- **Work instructions**
Nothing but the lines below between the line holding "Adjacent segments of" and the line holding "S_1(t) = -5 + b·(t", inclusive, should appear in the answer, each set down exactly.
·····
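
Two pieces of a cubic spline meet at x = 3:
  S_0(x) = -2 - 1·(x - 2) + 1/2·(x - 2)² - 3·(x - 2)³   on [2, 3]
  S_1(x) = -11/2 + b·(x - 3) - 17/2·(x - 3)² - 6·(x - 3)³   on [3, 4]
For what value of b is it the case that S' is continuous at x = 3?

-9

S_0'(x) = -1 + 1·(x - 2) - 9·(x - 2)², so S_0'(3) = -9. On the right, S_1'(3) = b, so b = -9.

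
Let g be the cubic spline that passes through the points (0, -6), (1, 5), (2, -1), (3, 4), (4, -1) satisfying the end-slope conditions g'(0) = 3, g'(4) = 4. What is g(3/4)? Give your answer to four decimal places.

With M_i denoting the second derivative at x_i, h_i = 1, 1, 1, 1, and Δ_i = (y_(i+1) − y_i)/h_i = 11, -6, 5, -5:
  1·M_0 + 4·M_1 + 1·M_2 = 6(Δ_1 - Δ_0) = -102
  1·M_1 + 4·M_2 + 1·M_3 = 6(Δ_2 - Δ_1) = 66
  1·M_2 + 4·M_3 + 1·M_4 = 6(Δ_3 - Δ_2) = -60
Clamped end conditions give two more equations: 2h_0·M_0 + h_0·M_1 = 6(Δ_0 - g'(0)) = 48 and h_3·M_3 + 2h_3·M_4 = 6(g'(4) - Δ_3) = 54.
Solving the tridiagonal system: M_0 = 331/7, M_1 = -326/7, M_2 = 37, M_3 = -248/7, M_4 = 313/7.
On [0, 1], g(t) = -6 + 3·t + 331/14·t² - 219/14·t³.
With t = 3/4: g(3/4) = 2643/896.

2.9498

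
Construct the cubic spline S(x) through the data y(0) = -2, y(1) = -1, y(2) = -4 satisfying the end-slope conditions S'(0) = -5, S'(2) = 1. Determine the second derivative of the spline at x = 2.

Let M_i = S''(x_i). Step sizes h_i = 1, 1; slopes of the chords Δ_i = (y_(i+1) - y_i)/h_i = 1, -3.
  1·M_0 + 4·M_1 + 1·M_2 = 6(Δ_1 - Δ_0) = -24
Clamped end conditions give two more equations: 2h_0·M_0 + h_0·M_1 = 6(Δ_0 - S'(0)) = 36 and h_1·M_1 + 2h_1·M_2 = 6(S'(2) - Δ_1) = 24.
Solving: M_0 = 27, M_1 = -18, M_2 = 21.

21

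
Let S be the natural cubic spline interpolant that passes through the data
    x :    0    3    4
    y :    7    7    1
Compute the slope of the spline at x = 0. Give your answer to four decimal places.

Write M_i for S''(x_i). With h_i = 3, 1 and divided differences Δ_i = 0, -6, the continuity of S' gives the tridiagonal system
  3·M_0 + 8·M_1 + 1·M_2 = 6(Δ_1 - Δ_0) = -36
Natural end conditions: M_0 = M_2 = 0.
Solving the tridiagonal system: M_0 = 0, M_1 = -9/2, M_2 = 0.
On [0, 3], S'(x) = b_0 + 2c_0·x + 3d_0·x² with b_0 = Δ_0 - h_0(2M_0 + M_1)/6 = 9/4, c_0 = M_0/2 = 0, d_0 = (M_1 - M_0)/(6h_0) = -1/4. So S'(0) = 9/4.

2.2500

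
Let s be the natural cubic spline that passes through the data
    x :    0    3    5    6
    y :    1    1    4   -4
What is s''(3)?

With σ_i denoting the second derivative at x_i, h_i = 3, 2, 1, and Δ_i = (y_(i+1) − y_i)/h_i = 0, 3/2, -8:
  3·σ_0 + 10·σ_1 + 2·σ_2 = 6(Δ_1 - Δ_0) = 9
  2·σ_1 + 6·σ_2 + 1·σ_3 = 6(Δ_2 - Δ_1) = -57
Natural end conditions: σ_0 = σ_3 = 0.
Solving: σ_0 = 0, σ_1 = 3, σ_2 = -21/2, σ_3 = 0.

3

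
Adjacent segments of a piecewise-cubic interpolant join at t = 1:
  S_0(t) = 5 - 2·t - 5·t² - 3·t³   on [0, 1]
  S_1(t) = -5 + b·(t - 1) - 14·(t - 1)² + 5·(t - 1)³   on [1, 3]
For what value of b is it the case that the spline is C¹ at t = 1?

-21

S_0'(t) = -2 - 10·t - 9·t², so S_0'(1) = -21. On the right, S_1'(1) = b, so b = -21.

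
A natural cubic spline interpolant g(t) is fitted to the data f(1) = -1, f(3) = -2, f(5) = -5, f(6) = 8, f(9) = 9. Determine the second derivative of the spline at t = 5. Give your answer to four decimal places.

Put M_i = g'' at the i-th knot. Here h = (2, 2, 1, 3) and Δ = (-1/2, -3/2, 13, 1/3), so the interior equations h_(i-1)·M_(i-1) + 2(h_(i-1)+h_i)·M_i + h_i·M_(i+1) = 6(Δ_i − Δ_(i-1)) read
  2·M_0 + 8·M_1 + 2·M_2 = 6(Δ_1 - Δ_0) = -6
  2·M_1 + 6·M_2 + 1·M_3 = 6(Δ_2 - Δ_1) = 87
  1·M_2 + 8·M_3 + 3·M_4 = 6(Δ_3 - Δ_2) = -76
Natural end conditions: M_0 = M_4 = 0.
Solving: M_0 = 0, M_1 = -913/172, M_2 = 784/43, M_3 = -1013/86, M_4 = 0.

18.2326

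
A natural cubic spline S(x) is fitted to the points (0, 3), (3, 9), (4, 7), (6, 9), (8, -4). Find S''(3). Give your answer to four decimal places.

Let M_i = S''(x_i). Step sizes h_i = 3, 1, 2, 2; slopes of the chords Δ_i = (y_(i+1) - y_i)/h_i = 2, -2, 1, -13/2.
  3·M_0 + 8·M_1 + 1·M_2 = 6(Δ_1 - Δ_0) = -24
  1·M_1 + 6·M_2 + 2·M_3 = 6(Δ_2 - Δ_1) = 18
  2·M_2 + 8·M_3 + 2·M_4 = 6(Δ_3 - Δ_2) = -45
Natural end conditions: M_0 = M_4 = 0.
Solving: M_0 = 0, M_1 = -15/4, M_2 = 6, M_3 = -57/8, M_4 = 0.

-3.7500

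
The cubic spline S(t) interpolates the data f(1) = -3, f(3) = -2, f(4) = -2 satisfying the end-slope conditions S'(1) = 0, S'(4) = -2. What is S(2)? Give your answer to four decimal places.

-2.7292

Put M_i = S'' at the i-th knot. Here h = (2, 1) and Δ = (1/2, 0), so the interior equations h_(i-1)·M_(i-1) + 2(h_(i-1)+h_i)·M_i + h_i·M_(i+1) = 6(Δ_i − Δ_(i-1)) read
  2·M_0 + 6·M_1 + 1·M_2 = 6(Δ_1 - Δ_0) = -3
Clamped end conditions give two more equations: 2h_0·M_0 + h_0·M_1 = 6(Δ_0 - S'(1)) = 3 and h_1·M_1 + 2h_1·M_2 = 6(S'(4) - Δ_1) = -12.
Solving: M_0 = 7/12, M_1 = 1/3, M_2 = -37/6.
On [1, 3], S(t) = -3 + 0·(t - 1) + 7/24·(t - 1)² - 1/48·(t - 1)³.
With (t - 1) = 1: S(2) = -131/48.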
·····
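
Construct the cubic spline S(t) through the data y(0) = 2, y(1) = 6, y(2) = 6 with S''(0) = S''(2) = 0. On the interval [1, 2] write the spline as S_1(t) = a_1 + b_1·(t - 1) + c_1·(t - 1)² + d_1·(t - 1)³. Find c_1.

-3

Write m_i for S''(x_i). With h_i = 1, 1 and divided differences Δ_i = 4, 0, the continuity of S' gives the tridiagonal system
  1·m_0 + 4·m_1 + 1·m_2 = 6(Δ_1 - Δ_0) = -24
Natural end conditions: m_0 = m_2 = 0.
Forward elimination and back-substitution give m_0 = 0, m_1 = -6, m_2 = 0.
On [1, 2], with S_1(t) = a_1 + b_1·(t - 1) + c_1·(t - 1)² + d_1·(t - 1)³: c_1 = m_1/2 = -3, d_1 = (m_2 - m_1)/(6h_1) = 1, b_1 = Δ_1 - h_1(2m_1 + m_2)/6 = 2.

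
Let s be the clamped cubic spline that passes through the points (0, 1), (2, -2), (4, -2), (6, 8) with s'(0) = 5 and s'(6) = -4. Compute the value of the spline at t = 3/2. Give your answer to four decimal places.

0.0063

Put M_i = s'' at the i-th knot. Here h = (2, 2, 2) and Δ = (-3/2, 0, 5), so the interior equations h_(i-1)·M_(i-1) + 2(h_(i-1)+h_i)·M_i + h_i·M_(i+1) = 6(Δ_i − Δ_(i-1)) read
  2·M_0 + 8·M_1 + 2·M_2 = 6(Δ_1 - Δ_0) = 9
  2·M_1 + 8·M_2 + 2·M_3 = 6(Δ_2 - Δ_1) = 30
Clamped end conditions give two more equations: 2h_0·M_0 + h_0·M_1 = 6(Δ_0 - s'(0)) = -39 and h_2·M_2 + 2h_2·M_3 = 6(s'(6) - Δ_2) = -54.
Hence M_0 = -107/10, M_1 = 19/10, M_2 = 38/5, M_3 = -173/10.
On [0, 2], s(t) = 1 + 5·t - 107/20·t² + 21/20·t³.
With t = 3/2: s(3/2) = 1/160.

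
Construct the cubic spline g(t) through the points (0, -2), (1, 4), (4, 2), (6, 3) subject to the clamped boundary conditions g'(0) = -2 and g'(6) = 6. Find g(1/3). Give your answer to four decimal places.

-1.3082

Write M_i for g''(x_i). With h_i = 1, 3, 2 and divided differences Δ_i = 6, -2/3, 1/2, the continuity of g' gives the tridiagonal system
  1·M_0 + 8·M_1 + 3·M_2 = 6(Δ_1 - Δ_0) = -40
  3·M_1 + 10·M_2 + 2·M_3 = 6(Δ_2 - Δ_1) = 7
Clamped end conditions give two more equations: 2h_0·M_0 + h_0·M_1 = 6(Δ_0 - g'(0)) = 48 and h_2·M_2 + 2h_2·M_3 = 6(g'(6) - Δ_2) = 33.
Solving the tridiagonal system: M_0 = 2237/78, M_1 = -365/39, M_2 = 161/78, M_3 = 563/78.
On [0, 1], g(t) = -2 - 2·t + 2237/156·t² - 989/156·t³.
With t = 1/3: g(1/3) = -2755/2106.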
·····
- **Reply to the exercise**
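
Adjacent segments of a piecewise-cubic interpolant join at t = 1:
  S_0(t) = 5 - 2·t - 5·t² - 3·t³   on [0, 1]
  S_1(t) = -5 + b·(t - 1) - 14·(t - 1)² + 5·(t - 1)³   on [1, 3]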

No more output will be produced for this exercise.